» **Work instructions**: Copy each entry as it stands, leaving nothing out.

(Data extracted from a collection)
--- START ---

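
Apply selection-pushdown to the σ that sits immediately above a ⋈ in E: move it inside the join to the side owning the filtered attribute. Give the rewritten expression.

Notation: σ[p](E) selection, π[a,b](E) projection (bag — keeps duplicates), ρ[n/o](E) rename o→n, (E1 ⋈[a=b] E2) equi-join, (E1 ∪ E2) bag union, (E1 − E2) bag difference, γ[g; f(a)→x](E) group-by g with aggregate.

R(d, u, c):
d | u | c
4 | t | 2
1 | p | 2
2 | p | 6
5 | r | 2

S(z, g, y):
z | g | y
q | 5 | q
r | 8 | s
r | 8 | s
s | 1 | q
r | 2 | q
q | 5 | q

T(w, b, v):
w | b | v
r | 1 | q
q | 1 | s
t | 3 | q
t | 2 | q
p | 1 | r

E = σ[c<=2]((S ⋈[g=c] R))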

--- END ---

» **Response to the task**:
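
Apply selection-pushdown to the σ that sits immediately above a ⋈ in E: move it inside the join to the side owning the filtered attribute. Give the rewritten expression.

Notation: σ[p](E) selection, π[a,b](E) projection (bag — keeps duplicates), ρ[n/o](E) rename o→n, (E1 ⋈[a=b] E2) equi-join, (E1 ∪ E2) bag union, (E1 − E2) bag difference, γ[g; f(a)→x](E) group-by g with aggregate.

R(d, u, c):
d | u | c
4 | t | 2
1 | p | 2
2 | p | 6
5 | r | 2

S(z, g, y):
z | g | y
q | 5 | q
r | 8 | s
r | 8 | s
s | 1 | q
r | 2 | q
q | 5 | q

T(w, b, v):
w | b | v
r | 1 | q
q | 1 | s
t | 3 | q
t | 2 | q
p | 1 | r

E = σ[c<=2]((S ⋈[g=c] R))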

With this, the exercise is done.